Stored items
☆ ☆ ☆ ☆

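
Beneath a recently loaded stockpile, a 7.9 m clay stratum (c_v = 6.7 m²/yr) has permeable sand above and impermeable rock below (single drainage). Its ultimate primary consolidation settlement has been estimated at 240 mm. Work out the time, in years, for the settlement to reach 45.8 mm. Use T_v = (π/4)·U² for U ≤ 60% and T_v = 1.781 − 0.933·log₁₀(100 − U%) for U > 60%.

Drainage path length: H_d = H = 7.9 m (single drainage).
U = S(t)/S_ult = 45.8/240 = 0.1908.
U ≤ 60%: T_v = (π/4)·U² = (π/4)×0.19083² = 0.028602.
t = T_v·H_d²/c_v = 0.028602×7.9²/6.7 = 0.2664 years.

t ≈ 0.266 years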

☆ ☆ ☆ ☆

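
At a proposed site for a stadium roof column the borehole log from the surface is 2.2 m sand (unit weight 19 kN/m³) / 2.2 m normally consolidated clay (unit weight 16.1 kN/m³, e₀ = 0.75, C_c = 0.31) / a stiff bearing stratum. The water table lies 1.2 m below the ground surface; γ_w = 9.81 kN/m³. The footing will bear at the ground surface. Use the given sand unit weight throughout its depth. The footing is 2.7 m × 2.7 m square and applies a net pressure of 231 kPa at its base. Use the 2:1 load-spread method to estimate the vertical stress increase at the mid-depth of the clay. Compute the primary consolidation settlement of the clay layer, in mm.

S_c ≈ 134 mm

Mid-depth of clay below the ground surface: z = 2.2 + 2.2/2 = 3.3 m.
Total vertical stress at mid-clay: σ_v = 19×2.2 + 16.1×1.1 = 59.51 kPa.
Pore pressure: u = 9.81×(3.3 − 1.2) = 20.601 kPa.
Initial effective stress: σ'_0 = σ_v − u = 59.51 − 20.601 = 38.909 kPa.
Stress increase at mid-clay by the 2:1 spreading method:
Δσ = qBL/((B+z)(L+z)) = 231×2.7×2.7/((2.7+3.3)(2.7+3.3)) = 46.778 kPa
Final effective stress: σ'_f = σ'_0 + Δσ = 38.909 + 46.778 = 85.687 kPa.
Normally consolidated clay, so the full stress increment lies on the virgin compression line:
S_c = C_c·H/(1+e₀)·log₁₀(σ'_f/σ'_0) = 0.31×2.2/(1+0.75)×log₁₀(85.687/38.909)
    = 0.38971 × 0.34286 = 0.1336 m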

☆ ☆ ☆ ☆

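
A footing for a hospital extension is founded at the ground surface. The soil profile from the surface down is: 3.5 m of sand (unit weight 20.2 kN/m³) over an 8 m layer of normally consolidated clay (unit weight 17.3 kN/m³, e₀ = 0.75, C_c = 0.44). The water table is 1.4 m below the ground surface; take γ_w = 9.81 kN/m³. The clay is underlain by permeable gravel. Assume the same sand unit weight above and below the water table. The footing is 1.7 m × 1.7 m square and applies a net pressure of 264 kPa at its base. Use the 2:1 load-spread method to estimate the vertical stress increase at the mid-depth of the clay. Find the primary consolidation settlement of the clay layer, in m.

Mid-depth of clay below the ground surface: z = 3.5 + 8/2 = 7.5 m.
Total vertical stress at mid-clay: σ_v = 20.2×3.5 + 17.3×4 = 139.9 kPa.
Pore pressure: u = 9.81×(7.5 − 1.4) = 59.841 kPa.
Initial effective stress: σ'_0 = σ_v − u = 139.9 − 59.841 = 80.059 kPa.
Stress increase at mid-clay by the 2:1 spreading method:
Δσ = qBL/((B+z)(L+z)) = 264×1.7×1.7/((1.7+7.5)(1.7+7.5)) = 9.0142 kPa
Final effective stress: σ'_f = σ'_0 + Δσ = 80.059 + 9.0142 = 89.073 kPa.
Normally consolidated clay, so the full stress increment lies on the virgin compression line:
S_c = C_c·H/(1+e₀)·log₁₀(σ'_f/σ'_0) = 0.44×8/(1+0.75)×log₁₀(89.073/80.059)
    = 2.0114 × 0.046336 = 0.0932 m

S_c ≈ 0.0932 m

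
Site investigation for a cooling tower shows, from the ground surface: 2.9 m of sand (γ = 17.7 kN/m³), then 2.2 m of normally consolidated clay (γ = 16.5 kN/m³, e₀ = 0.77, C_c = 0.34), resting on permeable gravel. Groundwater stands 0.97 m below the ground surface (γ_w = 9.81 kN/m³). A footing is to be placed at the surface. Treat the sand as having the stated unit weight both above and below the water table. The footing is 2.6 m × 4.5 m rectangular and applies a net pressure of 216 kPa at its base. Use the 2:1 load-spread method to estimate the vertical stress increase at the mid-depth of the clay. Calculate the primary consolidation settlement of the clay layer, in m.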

☆ ☆ ☆ ☆

> Aim of the task
Among the records above, extract exactly the lines from the line with "A footing for" to the line with "Site investigation for", both lines included, and leave out the rest.

> Solution to this exercise
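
A footing for a hospital extension is founded at the ground surface. The soil profile from the surface down is: 3.5 m of sand (unit weight 20.2 kN/m³) over an 8 m layer of normally consolidated clay (unit weight 17.3 kN/m³, e₀ = 0.75, C_c = 0.44). The water table is 1.4 m below the ground surface; take γ_w = 9.81 kN/m³. The clay is underlain by permeable gravel. Assume the same sand unit weight above and below the water table. The footing is 1.7 m × 1.7 m square and applies a net pressure of 264 kPa at its base. Use the 2:1 load-spread method to estimate the vertical stress increase at the mid-depth of the clay. Find the primary consolidation settlement of the clay layer, in m.

Mid-depth of clay below the ground surface: z = 3.5 + 8/2 = 7.5 m.
Total vertical stress at mid-clay: σ_v = 20.2×3.5 + 17.3×4 = 139.9 kPa.
Pore pressure: u = 9.81×(7.5 − 1.4) = 59.841 kPa.
Initial effective stress: σ'_0 = σ_v − u = 139.9 − 59.841 = 80.059 kPa.
Stress increase at mid-clay by the 2:1 spreading method:
Δσ = qBL/((B+z)(L+z)) = 264×1.7×1.7/((1.7+7.5)(1.7+7.5)) = 9.0142 kPa
Final effective stress: σ'_f = σ'_0 + Δσ = 80.059 + 9.0142 = 89.073 kPa.
Normally consolidated clay, so the full stress increment lies on the virgin compression line:
S_c = C_c·H/(1+e₀)·log₁₀(σ'_f/σ'_0) = 0.44×8/(1+0.75)×log₁₀(89.073/80.059)
    = 2.0114 × 0.046336 = 0.0932 m

S_c ≈ 0.0932 m

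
Site investigation for a cooling tower shows, from the ground surface: 2.9 m of sand (γ = 17.7 kN/m³), then 2.2 m of normally consolidated clay (γ = 16.5 kN/m³, e₀ = 0.77, C_c = 0.34), resting on permeable gravel. Groundwater stands 0.97 m below the ground surface (γ_w = 9.81 kN/m³). A footing is to be placed at the surface. Treat the sand as having the stated unit weight both above and below the water table. The footing is 2.6 m × 4.5 m rectangular and applies a net pressure of 216 kPa at its base. Use the 2:1 load-spread method to estimate the vertical stress increase at the mid-depth of the clay. Calculate the primary consolidation settlement of the clay layer, in m.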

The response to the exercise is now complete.